(Stored items)
▬▬▬▬▬▬

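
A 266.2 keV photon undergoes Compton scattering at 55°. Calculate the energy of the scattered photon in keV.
217.8144 keV

First convert energy to wavelength:
λ = hc/E, with hc ≈ 1239.842 keV·pm (i.e. 1239.842 eV·nm)

For E = 266.2 keV = 266200 eV:
λ = 1239.842 keV·pm / 266.2 keV
λ = 4.6576 pm

Calculate the Compton shift:
Δλ = λ_C(1 - cos(55°)) = 2.4263 × 0.4264
Δλ = 1.0346 pm

Final wavelength:
λ' = 4.6576 + 1.0346 = 5.6922 pm

Final energy:
E' = hc/λ' = 1239.842 / 5.6922 = 217.8144 keV

(Intermediate values are shown rounded; full precision is carried through to the final answer.)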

▬▬▬▬▬▬

* Brief *
Set down all of the lines above without altering a word.

* Task answer *
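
A 266.2 keV photon undergoes Compton scattering at 55°. Calculate the energy of the scattered photon in keV.
217.8144 keV

First convert energy to wavelength:
λ = hc/E, with hc ≈ 1239.842 keV·pm (i.e. 1239.842 eV·nm)

For E = 266.2 keV = 266200 eV:
λ = 1239.842 keV·pm / 266.2 keV
λ = 4.6576 pm

Calculate the Compton shift:
Δλ = λ_C(1 - cos(55°)) = 2.4263 × 0.4264
Δλ = 1.0346 pm

Final wavelength:
λ' = 4.6576 + 1.0346 = 5.6922 pm

Final energy:
E' = hc/λ' = 1239.842 / 5.6922 = 217.8144 keV

(Intermediate values are shown rounded; full precision is carried through to the final answer.)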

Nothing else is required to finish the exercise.